# Problem description
For this exercise, print all of the data exactly as given.

# Stored data entries
++++

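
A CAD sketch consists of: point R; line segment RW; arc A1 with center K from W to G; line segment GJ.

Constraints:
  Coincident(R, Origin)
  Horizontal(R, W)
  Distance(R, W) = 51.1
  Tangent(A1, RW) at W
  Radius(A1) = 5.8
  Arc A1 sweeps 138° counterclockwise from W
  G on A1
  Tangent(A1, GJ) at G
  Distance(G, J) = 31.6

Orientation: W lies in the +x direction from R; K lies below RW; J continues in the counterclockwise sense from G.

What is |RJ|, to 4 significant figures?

77.30

On A1, W sits at bearing 90° from K; a 138° counterclockwise sweep puts G at bearing 228°, so G = K + 5.8·(cos 228°, sin 228°) = (47.22, -10.11). Since A1 is tangent to GJ there, KG ⟂ GJ, so GJ runs along (−sin 228°, cos 228°); with |GJ| = 31.6, J = (70.70, -31.25). Then |RJ| = |J − R| = 77.30.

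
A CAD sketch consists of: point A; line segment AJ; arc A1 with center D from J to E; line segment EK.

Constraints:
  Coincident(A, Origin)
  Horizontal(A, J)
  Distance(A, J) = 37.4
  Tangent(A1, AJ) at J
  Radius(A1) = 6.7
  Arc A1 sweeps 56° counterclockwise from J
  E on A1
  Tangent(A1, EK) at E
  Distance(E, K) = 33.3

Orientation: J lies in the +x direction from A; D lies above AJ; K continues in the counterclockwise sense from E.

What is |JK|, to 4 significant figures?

38.97

On A1, J sits at bearing -90° from D; a 56° counterclockwise sweep puts E at bearing -34°, so E = D + 6.7·(cos -34°, sin -34°) = (42.95, 2.953). A1 meets EK tangentially, so DE is at right angles to EK, so EK runs along (−sin -34°, cos -34°); with |EK| = 33.3, K = (61.58, 30.56). Then |JK| = |K − J| = 38.97.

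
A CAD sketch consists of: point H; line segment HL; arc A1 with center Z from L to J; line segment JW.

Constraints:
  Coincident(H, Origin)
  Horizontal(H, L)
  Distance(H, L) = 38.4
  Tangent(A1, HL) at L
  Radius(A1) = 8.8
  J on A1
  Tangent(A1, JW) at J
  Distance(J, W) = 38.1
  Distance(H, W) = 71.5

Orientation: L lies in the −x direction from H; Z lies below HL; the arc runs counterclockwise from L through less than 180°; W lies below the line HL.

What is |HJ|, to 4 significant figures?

47.33

Checks: |ZJ| = 8.800 ✓; ∠(ZJ, JW) = 90.00° ✓; |JW| = 38.10 ✓; |HW| = 71.50 ✓.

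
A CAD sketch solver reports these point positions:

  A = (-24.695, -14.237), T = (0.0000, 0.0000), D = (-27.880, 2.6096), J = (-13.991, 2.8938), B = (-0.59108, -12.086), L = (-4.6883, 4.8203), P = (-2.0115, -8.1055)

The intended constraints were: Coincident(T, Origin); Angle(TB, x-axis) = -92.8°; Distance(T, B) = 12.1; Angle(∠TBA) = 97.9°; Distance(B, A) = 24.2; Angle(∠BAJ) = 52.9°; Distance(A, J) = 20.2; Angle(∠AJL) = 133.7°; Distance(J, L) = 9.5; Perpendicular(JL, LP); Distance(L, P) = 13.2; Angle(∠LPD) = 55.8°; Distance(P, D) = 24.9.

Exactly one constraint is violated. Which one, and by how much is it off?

Distance(P, D) = 24.9 — off by 3.10.

T = (0.00, 0.00) ✓; TB at -92.80° ✓; |TB| = 12.10 ✓; ∠TBA = 97.90° ✓; |BA| = 24.20 ✓; ∠BAJ = 52.90° ✓; |AJ| = 20.20 ✓; ∠AJL = 133.7° ✓; |JL| = 9.500 ✓; ∠(JL, LP) = 90.00° ✓; |LP| = 13.20 ✓; ∠LPD = 55.80° ✓; |PD| = 28.00 ✗.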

++++

# Your solution
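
A CAD sketch consists of: point R; line segment RW; arc A1 with center K from W to G; line segment GJ.

Constraints:
  Coincident(R, Origin)
  Horizontal(R, W)
  Distance(R, W) = 51.1
  Tangent(A1, RW) at W
  Radius(A1) = 5.8
  Arc A1 sweeps 138° counterclockwise from W
  G on A1
  Tangent(A1, GJ) at G
  Distance(G, J) = 31.6

Orientation: W lies in the +x direction from R; K lies below RW; J continues in the counterclockwise sense from G.

What is |RJ|, to 4 significant figures?

77.30

On A1, W sits at bearing 90° from K; a 138° counterclockwise sweep puts G at bearing 228°, so G = K + 5.8·(cos 228°, sin 228°) = (47.22, -10.11). Since A1 is tangent to GJ there, KG ⟂ GJ, so GJ runs along (−sin 228°, cos 228°); with |GJ| = 31.6, J = (70.70, -31.25). Then |RJ| = |J − R| = 77.30.

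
A CAD sketch consists of: point A; line segment AJ; arc A1 with center D from J to E; line segment EK.

Constraints:
  Coincident(A, Origin)
  Horizontal(A, J)
  Distance(A, J) = 37.4
  Tangent(A1, AJ) at J
  Radius(A1) = 6.7
  Arc A1 sweeps 56° counterclockwise from J
  E on A1
  Tangent(A1, EK) at E
  Distance(E, K) = 33.3

Orientation: J lies in the +x direction from A; D lies above AJ; K continues in the counterclockwise sense from E.

What is |JK|, to 4 significant figures?

38.97

On A1, J sits at bearing -90° from D; a 56° counterclockwise sweep puts E at bearing -34°, so E = D + 6.7·(cos -34°, sin -34°) = (42.95, 2.953). A1 meets EK tangentially, so DE is at right angles to EK, so EK runs along (−sin -34°, cos -34°); with |EK| = 33.3, K = (61.58, 30.56). Then |JK| = |K − J| = 38.97.

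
A CAD sketch consists of: point H; line segment HL; arc A1 with center Z from L to J; line segment JW.

Constraints:
  Coincident(H, Origin)
  Horizontal(H, L)
  Distance(H, L) = 38.4
  Tangent(A1, HL) at L
  Radius(A1) = 8.8
  J on A1
  Tangent(A1, JW) at J
  Distance(J, W) = 38.1
  Distance(H, W) = 71.5

Orientation: L lies in the −x direction from H; Z lies below HL; the arc runs counterclockwise from L through less than 180°; W lies below the line HL.

What is |HJ|, to 4 significant figures?

47.33

Checks: |ZJ| = 8.800 ✓; ∠(ZJ, JW) = 90.00° ✓; |JW| = 38.10 ✓; |HW| = 71.50 ✓.

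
A CAD sketch solver reports these point positions:

  A = (-24.695, -14.237), T = (0.0000, 0.0000), D = (-27.880, 2.6096), J = (-13.991, 2.8938), B = (-0.59108, -12.086), L = (-4.6883, 4.8203), P = (-2.0115, -8.1055)

The intended constraints were: Coincident(T, Origin); Angle(TB, x-axis) = -92.8°; Distance(T, B) = 12.1; Angle(∠TBA) = 97.9°; Distance(B, A) = 24.2; Angle(∠BAJ) = 52.9°; Distance(A, J) = 20.2; Angle(∠AJL) = 133.7°; Distance(J, L) = 9.5; Perpendicular(JL, LP); Distance(L, P) = 13.2; Angle(∠LPD) = 55.8°; Distance(P, D) = 24.9.

Exactly one constraint is violated. Which one, and by how much is it off?

Distance(P, D) = 24.9 — off by 3.10.

T = (0.00, 0.00) ✓; TB at -92.80° ✓; |TB| = 12.10 ✓; ∠TBA = 97.90° ✓; |BA| = 24.20 ✓; ∠BAJ = 52.90° ✓; |AJ| = 20.20 ✓; ∠AJL = 133.7° ✓; |JL| = 9.500 ✓; ∠(JL, LP) = 90.00° ✓; |LP| = 13.20 ✓; ∠LPD = 55.80° ✓; |PD| = 28.00 ✗.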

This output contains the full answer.